■ PROBLEM STATEMENT ■
Reproduce each line of the material precisely.

■ SOURCE INFORMATION ■
───

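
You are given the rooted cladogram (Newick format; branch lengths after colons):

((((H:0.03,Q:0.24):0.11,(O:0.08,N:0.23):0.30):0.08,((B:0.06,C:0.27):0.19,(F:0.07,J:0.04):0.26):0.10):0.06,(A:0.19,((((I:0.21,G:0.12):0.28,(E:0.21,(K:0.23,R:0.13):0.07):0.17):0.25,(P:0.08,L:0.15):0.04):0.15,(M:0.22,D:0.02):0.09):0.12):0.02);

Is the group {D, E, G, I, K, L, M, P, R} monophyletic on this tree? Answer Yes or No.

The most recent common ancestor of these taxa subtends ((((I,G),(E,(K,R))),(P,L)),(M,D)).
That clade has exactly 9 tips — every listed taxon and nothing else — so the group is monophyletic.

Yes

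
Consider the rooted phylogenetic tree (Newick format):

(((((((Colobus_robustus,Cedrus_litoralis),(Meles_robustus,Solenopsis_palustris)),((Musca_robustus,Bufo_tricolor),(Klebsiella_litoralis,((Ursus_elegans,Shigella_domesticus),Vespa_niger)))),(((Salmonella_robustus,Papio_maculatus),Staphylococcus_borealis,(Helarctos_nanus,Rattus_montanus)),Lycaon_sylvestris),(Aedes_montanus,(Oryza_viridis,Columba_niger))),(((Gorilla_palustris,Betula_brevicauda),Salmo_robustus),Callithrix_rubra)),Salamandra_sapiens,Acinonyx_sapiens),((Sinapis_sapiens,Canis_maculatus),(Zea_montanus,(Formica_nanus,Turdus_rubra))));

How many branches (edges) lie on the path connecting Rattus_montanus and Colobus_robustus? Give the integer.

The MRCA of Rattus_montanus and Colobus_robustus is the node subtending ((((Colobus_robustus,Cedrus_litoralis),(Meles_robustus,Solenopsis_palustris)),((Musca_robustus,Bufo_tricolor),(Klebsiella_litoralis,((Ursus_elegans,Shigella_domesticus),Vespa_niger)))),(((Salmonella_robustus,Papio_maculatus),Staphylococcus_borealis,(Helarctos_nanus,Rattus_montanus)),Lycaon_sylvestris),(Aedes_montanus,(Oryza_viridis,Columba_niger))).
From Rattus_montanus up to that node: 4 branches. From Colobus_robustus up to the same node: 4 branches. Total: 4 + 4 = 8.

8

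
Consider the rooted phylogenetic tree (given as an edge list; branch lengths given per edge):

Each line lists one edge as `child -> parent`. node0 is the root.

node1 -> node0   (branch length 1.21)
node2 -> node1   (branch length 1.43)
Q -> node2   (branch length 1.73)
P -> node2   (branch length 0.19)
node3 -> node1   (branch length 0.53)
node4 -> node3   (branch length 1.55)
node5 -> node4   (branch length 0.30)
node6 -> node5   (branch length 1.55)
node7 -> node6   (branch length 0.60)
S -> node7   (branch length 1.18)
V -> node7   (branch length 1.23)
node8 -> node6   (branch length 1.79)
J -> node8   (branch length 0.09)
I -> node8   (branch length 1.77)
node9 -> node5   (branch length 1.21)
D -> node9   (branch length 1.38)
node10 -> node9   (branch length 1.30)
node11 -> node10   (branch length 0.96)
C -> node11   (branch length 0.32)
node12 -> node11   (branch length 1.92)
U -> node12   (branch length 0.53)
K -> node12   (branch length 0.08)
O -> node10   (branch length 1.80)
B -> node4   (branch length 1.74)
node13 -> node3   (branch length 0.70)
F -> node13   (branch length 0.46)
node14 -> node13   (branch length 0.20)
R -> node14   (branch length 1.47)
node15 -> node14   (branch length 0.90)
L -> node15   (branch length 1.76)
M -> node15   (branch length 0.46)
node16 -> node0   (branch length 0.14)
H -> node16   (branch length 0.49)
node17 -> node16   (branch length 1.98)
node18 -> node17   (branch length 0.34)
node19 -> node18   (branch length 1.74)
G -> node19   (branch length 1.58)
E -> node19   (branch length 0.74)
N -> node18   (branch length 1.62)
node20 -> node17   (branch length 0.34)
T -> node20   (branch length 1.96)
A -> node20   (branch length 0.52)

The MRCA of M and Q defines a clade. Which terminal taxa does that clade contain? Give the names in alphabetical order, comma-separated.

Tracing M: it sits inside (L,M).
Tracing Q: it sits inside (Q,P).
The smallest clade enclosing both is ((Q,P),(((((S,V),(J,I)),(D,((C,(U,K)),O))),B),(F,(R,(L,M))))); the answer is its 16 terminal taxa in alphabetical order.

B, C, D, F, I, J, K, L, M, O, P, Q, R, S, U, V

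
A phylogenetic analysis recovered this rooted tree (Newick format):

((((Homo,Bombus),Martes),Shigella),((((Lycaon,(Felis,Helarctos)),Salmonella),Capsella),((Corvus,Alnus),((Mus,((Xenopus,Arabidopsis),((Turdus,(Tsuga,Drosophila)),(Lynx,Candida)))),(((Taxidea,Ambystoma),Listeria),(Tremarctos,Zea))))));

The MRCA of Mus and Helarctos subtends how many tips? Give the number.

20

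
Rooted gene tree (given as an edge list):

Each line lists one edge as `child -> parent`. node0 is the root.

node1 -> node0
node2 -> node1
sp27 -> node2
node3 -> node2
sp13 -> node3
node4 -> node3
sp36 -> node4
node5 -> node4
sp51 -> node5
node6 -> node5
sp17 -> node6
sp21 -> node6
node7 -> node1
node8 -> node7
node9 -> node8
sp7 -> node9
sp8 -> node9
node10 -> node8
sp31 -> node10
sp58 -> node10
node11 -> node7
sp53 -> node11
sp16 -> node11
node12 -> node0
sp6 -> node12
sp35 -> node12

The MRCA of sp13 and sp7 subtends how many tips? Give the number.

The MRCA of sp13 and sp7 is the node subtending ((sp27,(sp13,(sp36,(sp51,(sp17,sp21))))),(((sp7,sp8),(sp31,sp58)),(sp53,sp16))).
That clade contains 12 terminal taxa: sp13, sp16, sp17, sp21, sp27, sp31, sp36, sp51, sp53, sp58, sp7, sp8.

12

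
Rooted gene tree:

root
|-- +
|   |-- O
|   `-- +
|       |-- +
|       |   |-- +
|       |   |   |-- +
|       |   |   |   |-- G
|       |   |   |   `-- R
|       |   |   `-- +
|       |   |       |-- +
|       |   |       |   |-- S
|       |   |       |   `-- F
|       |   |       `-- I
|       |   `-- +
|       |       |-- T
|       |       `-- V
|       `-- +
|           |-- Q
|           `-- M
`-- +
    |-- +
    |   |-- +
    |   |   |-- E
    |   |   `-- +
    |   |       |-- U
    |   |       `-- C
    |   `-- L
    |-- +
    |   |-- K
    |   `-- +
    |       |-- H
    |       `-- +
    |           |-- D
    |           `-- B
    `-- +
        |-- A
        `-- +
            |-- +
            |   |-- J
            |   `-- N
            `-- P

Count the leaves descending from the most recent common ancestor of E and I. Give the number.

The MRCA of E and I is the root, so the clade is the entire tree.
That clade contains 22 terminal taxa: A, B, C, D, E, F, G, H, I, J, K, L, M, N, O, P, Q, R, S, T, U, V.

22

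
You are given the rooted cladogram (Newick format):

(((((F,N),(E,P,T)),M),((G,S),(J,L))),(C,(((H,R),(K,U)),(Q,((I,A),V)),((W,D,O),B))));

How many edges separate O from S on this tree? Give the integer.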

───

■ WRITTEN SOLUTION ■
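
You are given the rooted cladogram (Newick format; branch lengths after colons):

((((H:0.03,Q:0.24):0.11,(O:0.08,N:0.23):0.30):0.08,((B:0.06,C:0.27):0.19,(F:0.07,J:0.04):0.26):0.10):0.06,(A:0.19,((((I:0.21,G:0.12):0.28,(E:0.21,(K:0.23,R:0.13):0.07):0.17):0.25,(P:0.08,L:0.15):0.04):0.15,(M:0.22,D:0.02):0.09):0.12):0.02);

Is the group {D, E, G, I, K, L, M, P, R} monophyletic on this tree? Answer Yes or No.

The most recent common ancestor of these taxa subtends ((((I,G),(E,(K,R))),(P,L)),(M,D)).
That clade has exactly 9 tips — every listed taxon and nothing else — so the group is monophyletic.

Yes

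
Consider the rooted phylogenetic tree (Newick format):

(((((((Colobus_robustus,Cedrus_litoralis),(Meles_robustus,Solenopsis_palustris)),((Musca_robustus,Bufo_tricolor),(Klebsiella_litoralis,((Ursus_elegans,Shigella_domesticus),Vespa_niger)))),(((Salmonella_robustus,Papio_maculatus),Staphylococcus_borealis,(Helarctos_nanus,Rattus_montanus)),Lycaon_sylvestris),(Aedes_montanus,(Oryza_viridis,Columba_niger))),(((Gorilla_palustris,Betula_brevicauda),Salmo_robustus),Callithrix_rubra)),Salamandra_sapiens,Acinonyx_sapiens),((Sinapis_sapiens,Canis_maculatus),(Zea_montanus,(Formica_nanus,Turdus_rubra))));

How many branches (edges) lie on the path connecting Rattus_montanus and Colobus_robustus? Give the integer.

The MRCA of Rattus_montanus and Colobus_robustus is the node subtending ((((Colobus_robustus,Cedrus_litoralis),(Meles_robustus,Solenopsis_palustris)),((Musca_robustus,Bufo_tricolor),(Klebsiella_litoralis,((Ursus_elegans,Shigella_domesticus),Vespa_niger)))),(((Salmonella_robustus,Papio_maculatus),Staphylococcus_borealis,(Helarctos_nanus,Rattus_montanus)),Lycaon_sylvestris),(Aedes_montanus,(Oryza_viridis,Columba_niger))).
From Rattus_montanus up to that node: 4 branches. From Colobus_robustus up to the same node: 4 branches. Total: 4 + 4 = 8.

8

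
Consider the rooted phylogenetic tree (given as an edge list; branch lengths given per edge):

Each line lists one edge as `child -> parent`. node0 is the root.

node1 -> node0   (branch length 1.21)
node2 -> node1   (branch length 1.43)
Q -> node2   (branch length 1.73)
P -> node2   (branch length 0.19)
node3 -> node1   (branch length 0.53)
node4 -> node3   (branch length 1.55)
node5 -> node4   (branch length 0.30)
node6 -> node5   (branch length 1.55)
node7 -> node6   (branch length 0.60)
S -> node7   (branch length 1.18)
V -> node7   (branch length 1.23)
node8 -> node6   (branch length 1.79)
J -> node8   (branch length 0.09)
I -> node8   (branch length 1.77)
node9 -> node5   (branch length 1.21)
D -> node9   (branch length 1.38)
node10 -> node9   (branch length 1.30)
node11 -> node10   (branch length 0.96)
C -> node11   (branch length 0.32)
node12 -> node11   (branch length 1.92)
U -> node12   (branch length 0.53)
K -> node12   (branch length 0.08)
O -> node10   (branch length 1.80)
B -> node4   (branch length 1.74)
node13 -> node3   (branch length 0.70)
F -> node13   (branch length 0.46)
node14 -> node13   (branch length 0.20)
R -> node14   (branch length 1.47)
node15 -> node14   (branch length 0.90)
L -> node15   (branch length 1.76)
M -> node15   (branch length 0.46)
node16 -> node0   (branch length 0.14)
H -> node16   (branch length 0.49)
node17 -> node16   (branch length 1.98)
node18 -> node17   (branch length 0.34)
node19 -> node18   (branch length 1.74)
G -> node19   (branch length 1.58)
E -> node19   (branch length 0.74)
N -> node18   (branch length 1.62)
node20 -> node17   (branch length 0.34)
T -> node20   (branch length 1.96)
A -> node20   (branch length 0.52)

The MRCA of M and Q defines a clade. Which terminal taxa does that clade contain? Give the names in alphabetical order, comma-separated.

Tracing M: it sits inside (L,M).
Tracing Q: it sits inside (Q,P).
The smallest clade enclosing both is ((Q,P),(((((S,V),(J,I)),(D,((C,(U,K)),O))),B),(F,(R,(L,M))))); the answer is its 16 terminal taxa in alphabetical order.

B, C, D, F, I, J, K, L, M, O, P, Q, R, S, U, V

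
A phylogenetic analysis recovered this rooted tree (Newick format):

((((Homo,Bombus),Martes),Shigella),((((Lycaon,(Felis,Helarctos)),Salmonella),Capsella),((Corvus,Alnus),((Mus,((Xenopus,Arabidopsis),((Turdus,(Tsuga,Drosophila)),(Lynx,Candida)))),(((Taxidea,Ambystoma),Listeria),(Tremarctos,Zea))))));

The MRCA of Mus and Helarctos subtends how many tips? Give the number.

20

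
Rooted gene tree (given as an edge list):

Each line lists one edge as `child -> parent`. node0 is the root.

node1 -> node0
node2 -> node1
sp27 -> node2
node3 -> node2
sp13 -> node3
node4 -> node3
sp36 -> node4
node5 -> node4
sp51 -> node5
node6 -> node5
sp17 -> node6
sp21 -> node6
node7 -> node1
node8 -> node7
node9 -> node8
sp7 -> node9
sp8 -> node9
node10 -> node8
sp31 -> node10
sp58 -> node10
node11 -> node7
sp53 -> node11
sp16 -> node11
node12 -> node0
sp6 -> node12
sp35 -> node12

The MRCA of sp13 and sp7 subtends how many tips? Give the number.

The MRCA of sp13 and sp7 is the node subtending ((sp27,(sp13,(sp36,(sp51,(sp17,sp21))))),(((sp7,sp8),(sp31,sp58)),(sp53,sp16))).
That clade contains 12 terminal taxa: sp13, sp16, sp17, sp21, sp27, sp31, sp36, sp51, sp53, sp58, sp7, sp8.

12

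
Rooted gene tree:

root
|-- +
|   |-- O
|   `-- +
|       |-- +
|       |   |-- +
|       |   |   |-- +
|       |   |   |   |-- G
|       |   |   |   `-- R
|       |   |   `-- +
|       |   |       |-- +
|       |   |       |   |-- S
|       |   |       |   `-- F
|       |   |       `-- I
|       |   `-- +
|       |       |-- T
|       |       `-- V
|       `-- +
|           |-- Q
|           `-- M
`-- +
    |-- +
    |   |-- +
    |   |   |-- E
    |   |   `-- +
    |   |       |-- U
    |   |       `-- C
    |   `-- L
    |-- +
    |   |-- K
    |   `-- +
    |       |-- H
    |       `-- +
    |           |-- D
    |           `-- B
    `-- +
        |-- A
        `-- +
            |-- +
            |   |-- J
            |   `-- N
            `-- P

Count the leaves descending from the most recent common ancestor of E and I. Give the number.

The MRCA of E and I is the root, so the clade is the entire tree.
That clade contains 22 terminal taxa: A, B, C, D, E, F, G, H, I, J, K, L, M, N, O, P, Q, R, S, T, U, V.

22

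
You are given the rooted cladogram (Newick format):

(((((F,N),(E,P,T)),M),((G,S),(J,L))),(C,(((H,R),(K,U)),(Q,((I,A),V)),((W,D,O),B))));

How many edges separate O from S on this tree? Give the integer.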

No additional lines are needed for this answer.